Description of the task: Take each line from the material below that includes the string "writing" and copy it.

Material for this task:
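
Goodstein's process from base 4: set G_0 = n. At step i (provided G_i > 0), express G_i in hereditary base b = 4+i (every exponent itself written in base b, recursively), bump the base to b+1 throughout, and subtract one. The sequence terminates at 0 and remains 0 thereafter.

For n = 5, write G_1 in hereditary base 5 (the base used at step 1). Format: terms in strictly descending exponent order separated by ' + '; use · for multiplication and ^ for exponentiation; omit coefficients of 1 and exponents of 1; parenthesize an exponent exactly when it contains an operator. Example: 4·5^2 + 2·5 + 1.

5 —HB4→ 4 + 1 —bump→ 5 + 1 = 6 —(−1)→ 5
5 —HB5→ 5 —bump→ 6 = 6 —(−1)→ 5

5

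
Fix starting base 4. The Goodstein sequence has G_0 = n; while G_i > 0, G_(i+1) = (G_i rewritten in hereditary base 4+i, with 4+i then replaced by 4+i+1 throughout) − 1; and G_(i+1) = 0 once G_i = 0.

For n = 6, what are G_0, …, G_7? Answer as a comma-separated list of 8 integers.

6, 6, 6, 6, 5, 4, 3, 2

i=0: 6 = 4 + 2 (b=4); 4→5: 5 + 2 = 7; 7−1 = 6
i=1: 6 = 5 + 1 (b=5); 5→6: 6 + 1 = 7; 7−1 = 6
i=2: 6 = 6 (b=6); 6→7: 7 = 7; 7−1 = 6
i=3: 6 = 6 (b=7); 7→8: 6 = 6; 6−1 = 5
i=4: 5 = 5 (b=8); 8→9: 5 = 5; 5−1 = 4
i=5: 4 = 4 (b=9); 9→10: 4 = 4; 4−1 = 3
i=6: 3 = 3 (b=10); 10→11: 3 = 3; 3−1 = 2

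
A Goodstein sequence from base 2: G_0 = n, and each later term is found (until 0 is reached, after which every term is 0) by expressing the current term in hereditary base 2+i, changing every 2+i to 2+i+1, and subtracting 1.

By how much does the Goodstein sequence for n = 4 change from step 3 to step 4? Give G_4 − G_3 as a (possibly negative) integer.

i=0: 4 = 2^2 (b=2); 2→3: 3^3 = 27; 27−1 = 26
i=1: 26 = 2·3^2 + 2·3 + 2 (b=3); 3→4: 2·4^2 + 2·4 + 2 = 42; 42−1 = 41
i=2: 41 = 2·4^2 + 2·4 + 1 (b=4); 4→5: 2·5^2 + 2·5 + 1 = 61; 61−1 = 60
i=3: 60 = 2·5^2 + 2·5 (b=5); 5→6: 2·6^2 + 2·6 = 84; 84−1 = 83

23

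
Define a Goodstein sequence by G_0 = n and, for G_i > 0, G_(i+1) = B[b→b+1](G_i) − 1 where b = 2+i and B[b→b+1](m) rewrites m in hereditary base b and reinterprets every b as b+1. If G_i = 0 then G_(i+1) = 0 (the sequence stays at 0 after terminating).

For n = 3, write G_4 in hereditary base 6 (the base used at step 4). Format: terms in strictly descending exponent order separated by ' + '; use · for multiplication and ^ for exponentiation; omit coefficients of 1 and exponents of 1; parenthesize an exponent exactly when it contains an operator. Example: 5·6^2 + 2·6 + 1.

1

[0] 3 ≡ 2 + 1 (base 2). Lift 3: 4. −1: 3.
[1] 3 ≡ 3 (base 3). Lift 4: 4. −1: 3.
[2] 3 ≡ 3 (base 4). Lift 5: 3. −1: 2.
[3] 2 ≡ 2 (base 5). Lift 6: 2. −1: 1.
[4] 1 ≡ 1 (base 6). Lift 7: 1. −1: 0.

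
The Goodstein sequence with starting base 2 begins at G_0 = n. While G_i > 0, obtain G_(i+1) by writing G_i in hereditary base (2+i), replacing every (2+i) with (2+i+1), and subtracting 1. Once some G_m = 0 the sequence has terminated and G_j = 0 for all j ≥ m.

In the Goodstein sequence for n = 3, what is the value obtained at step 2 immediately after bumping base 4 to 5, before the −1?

step 0: 3 = 2 + 1; sub 3 for 2: 3 + 1; = 4; G_1 = 4−1 = 3
step 1: 3 = 3; sub 4 for 3: 4; = 4; G_2 = 4−1 = 3
step 2: 3 = 3; sub 5 for 4: 3; = 3; G_3 = 3−1 = 2

3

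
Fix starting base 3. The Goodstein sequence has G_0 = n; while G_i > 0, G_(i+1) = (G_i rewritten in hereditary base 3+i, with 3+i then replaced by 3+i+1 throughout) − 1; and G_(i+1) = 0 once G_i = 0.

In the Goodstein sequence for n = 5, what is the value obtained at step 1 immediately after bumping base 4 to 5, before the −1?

G_0=5  [base 3] 3 + 2  →[3↦4]→  4 + 2 = 6  −1 ⇒ G_1=5
G_1=5  [base 4] 4 + 1  →[4↦5]→  5 + 1 = 6  −1 ⇒ G_2=5

6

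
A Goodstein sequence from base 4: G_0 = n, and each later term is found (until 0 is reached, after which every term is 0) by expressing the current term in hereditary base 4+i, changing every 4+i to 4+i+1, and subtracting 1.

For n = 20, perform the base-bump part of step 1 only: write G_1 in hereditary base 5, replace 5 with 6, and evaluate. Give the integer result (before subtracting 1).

40

20 —HB4→ 4^2 + 4 —bump→ 5^2 + 5 = 30 —(−1)→ 29
29 —HB5→ 5^2 + 4 —bump→ 6^2 + 4 = 40 —(−1)→ 39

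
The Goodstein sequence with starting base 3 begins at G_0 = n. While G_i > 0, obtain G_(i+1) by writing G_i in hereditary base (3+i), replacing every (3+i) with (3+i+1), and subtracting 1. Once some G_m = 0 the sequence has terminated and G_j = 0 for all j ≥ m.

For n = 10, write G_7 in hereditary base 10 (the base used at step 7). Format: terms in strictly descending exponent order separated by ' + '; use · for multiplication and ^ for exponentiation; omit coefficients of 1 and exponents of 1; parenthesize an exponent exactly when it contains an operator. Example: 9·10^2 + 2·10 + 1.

base 3: 10 = 3^2 + 1; at 4: 4^2 + 1 = 17; next = 16
base 4: 16 = 4^2; at 5: 5^2 = 25; next = 24
base 5: 24 = 4·5 + 4; at 6: 4·6 + 4 = 28; next = 27
base 6: 27 = 4·6 + 3; at 7: 4·7 + 3 = 31; next = 30
base 7: 30 = 4·7 + 2; at 8: 4·8 + 2 = 34; next = 33
base 8: 33 = 4·8 + 1; at 9: 4·9 + 1 = 37; next = 36
base 9: 36 = 4·9; at 10: 4·10 = 40; next = 39

3·10 + 9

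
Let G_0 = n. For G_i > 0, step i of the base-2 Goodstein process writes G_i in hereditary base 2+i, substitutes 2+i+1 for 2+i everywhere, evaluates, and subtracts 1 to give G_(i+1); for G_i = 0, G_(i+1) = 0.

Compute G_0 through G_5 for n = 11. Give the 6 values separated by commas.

11, 84, 1027, 15627, 279937, 5764801

base 2: 11 = 2^(2 + 1) + 2 + 1; at 3: 3^(3 + 1) + 3 + 1 = 85; next = 84
base 3: 84 = 3^(3 + 1) + 3; at 4: 4^(4 + 1) + 4 = 1028; next = 1027
base 4: 1027 = 4^(4 + 1) + 3; at 5: 5^(5 + 1) + 3 = 15628; next = 15627
base 5: 15627 = 5^(5 + 1) + 2; at 6: 6^(6 + 1) + 2 = 279938; next = 279937
base 6: 279937 = 6^(6 + 1) + 1; at 7: 7^(7 + 1) + 1 = 5764802; next = 5764801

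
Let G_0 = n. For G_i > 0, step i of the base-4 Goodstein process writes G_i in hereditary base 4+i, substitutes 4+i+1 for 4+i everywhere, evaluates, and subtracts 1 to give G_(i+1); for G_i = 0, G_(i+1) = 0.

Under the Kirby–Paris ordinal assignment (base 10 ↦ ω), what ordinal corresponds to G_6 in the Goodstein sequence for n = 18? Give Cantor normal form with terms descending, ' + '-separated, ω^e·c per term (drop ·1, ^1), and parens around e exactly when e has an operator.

base 4: 18 = 4^2 + 2; at 5: 5^2 + 2 = 27; next = 26
base 5: 26 = 5^2 + 1; at 6: 6^2 + 1 = 37; next = 36
base 6: 36 = 6^2; at 7: 7^2 = 49; next = 48
base 7: 48 = 6·7 + 6; at 8: 6·8 + 6 = 54; next = 53
base 8: 53 = 6·8 + 5; at 9: 6·9 + 5 = 59; next = 58
base 9: 58 = 6·9 + 4; at 10: 6·10 + 4 = 64; next = 63
base 10: 63 = 6·10 + 3; at 11: 6·11 + 3 = 69; next = 68

ω·6 + 3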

Response for this exercise:
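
The Goodstein sequence with starting base 2 begins at G_0 = n. While G_i > 0, obtain G_(i+1) by writing G_i in hereditary base (2+i), replacing every (2+i) with (2+i+1), and subtracting 1. Once some G_m = 0 the sequence has terminated and G_j = 0 for all j ≥ m.
The Goodstein sequence with starting base 3 begins at G_0 = n. While G_i > 0, obtain G_(i+1) by writing G_i in hereditary base (3+i), replacing every (3+i) with (3+i+1), and subtracting 1. Once some G_m = 0 the sequence has terminated and G_j = 0 for all j ≥ m.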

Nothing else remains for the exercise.